- _Description of the task_:
Without any alteration, retype the records that appear below.

**** Records for this task

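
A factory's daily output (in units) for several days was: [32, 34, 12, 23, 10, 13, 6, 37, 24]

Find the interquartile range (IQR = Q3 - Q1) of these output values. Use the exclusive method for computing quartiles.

22

Step 1: Sort the data: [6, 10, 12, 13, 23, 24, 32, 34, 37]
Step 2: n = 9
Step 3: Using the exclusive quartile method:
  Q1 = 11
  Q2 (median) = 23
  Q3 = 33
  IQR = Q3 - Q1 = 33 - 11 = 22
Step 4: IQR = 22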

********

- _Solution to this problem_:
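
A factory's daily output (in units) for several days was: [32, 34, 12, 23, 10, 13, 6, 37, 24]

Find the interquartile range (IQR = Q3 - Q1) of these output values. Use the exclusive method for computing quartiles.

22

Step 1: Sort the data: [6, 10, 12, 13, 23, 24, 32, 34, 37]
Step 2: n = 9
Step 3: Using the exclusive quartile method:
  Q1 = 11
  Q2 (median) = 23
  Q3 = 33
  IQR = Q3 - Q1 = 33 - 11 = 22
Step 4: IQR = 22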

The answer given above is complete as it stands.